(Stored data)
□ □ □ □ □ □ □
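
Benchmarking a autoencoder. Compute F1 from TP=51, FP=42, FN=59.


Precision = 51/93 = 0.5484
Recall = 51/110 = 0.4636
F1 = 2·P·R/(P+R) = 2·TP/(2·TP+FP+FN) = 102/(102+42+59) = 102/203 = 0.5025

0.5025


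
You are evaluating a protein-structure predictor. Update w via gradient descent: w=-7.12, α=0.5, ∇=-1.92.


w_new = w - α·∇
= -7.12 - 0.5·-1.92
= -7.12 + 0.96
= -6.16

-6.16


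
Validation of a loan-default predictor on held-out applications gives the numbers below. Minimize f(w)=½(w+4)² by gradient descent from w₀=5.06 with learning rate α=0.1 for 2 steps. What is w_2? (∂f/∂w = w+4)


step 1: grad = 5.06+4 = 9.06; w = 5.06 - 0.1·(9.06) = 4.154
step 2: grad = 4.154+4 = 8.154; w = 4.154 - 0.1·(8.154) = 3.3386

3.3386


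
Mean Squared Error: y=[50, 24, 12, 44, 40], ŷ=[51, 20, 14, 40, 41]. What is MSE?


Squared errors: (50-51)²=1, (24-20)²=16, (12-14)²=4, (44-40)²=16, (40-41)²=1
Sum = 38
MSE = 38/5 = 38/5

38/5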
□ □ □ □ □ □ □
The lines to output run from the one containing "You are evaluating" through the last line of the records above; repeat them exactly and nothing more.

- [ANSWER SECTION]:
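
You are evaluating a protein-structure predictor. Update w via gradient descent: w=-7.12, α=0.5, ∇=-1.92.


w_new = w - α·∇
= -7.12 - 0.5·-1.92
= -7.12 + 0.96
= -6.16

-6.16


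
Validation of a loan-default predictor on held-out applications gives the numbers below. Minimize f(w)=½(w+4)² by gradient descent from w₀=5.06 with learning rate α=0.1 for 2 steps. What is w_2? (∂f/∂w = w+4)


step 1: grad = 5.06+4 = 9.06; w = 5.06 - 0.1·(9.06) = 4.154
step 2: grad = 4.154+4 = 8.154; w = 4.154 - 0.1·(8.154) = 3.3386

3.3386


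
Mean Squared Error: y=[50, 24, 12, 44, 40], ŷ=[51, 20, 14, 40, 41]. What is MSE?


Squared errors: (50-51)²=1, (24-20)²=16, (12-14)²=4, (44-40)²=16, (40-41)²=1
Sum = 38
MSE = 38/5 = 38/5

38/5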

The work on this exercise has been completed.